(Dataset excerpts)
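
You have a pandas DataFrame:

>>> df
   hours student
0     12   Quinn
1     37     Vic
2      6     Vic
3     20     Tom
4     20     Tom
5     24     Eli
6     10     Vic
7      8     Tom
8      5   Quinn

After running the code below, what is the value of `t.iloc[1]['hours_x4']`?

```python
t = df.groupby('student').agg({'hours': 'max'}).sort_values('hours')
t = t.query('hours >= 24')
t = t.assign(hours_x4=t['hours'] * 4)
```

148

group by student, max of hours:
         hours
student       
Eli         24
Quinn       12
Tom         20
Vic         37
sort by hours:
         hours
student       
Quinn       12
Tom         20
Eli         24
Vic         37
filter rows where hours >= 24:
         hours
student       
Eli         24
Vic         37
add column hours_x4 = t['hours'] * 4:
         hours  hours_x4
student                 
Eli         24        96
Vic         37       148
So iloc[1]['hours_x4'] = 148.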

*WORK ITEM*
Send back every entry precisely as given.

*ANSWER SECTION*
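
You have a pandas DataFrame:

>>> df
   hours student
0     12   Quinn
1     37     Vic
2      6     Vic
3     20     Tom
4     20     Tom
5     24     Eli
6     10     Vic
7      8     Tom
8      5   Quinn

After running the code below, what is the value of `t.iloc[1]['hours_x4']`?

```python
t = df.groupby('student').agg({'hours': 'max'}).sort_values('hours')
t = t.query('hours >= 24')
t = t.assign(hours_x4=t['hours'] * 4)
```

148

group by student, max of hours:
         hours
student       
Eli         24
Quinn       12
Tom         20
Vic         37
sort by hours:
         hours
student       
Quinn       12
Tom         20
Eli         24
Vic         37
filter rows where hours >= 24:
         hours
student       
Eli         24
Vic         37
add column hours_x4 = t['hours'] * 4:
         hours  hours_x4
student                 
Eli         24        96
Vic         37       148
So iloc[1]['hours_x4'] = 148.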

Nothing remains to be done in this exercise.